▶ _PROMPT_:
Please find the lines in the following records that hold "distance", and copy them.

▶ _DATA EXTRACT_:
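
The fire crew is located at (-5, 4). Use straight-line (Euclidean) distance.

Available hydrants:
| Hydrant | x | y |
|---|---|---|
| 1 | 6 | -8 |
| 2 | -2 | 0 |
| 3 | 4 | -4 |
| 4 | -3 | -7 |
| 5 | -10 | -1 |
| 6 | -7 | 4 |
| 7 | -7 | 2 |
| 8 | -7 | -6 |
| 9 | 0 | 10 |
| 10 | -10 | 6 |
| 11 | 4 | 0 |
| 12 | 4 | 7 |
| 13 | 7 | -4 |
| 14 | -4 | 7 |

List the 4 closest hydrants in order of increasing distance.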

▶ _TASK SOLUTION_:
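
The fire crew is located at (-5, 4). Use straight-line (Euclidean) distance.
List the 4 closest hydrants in order of increasing distance.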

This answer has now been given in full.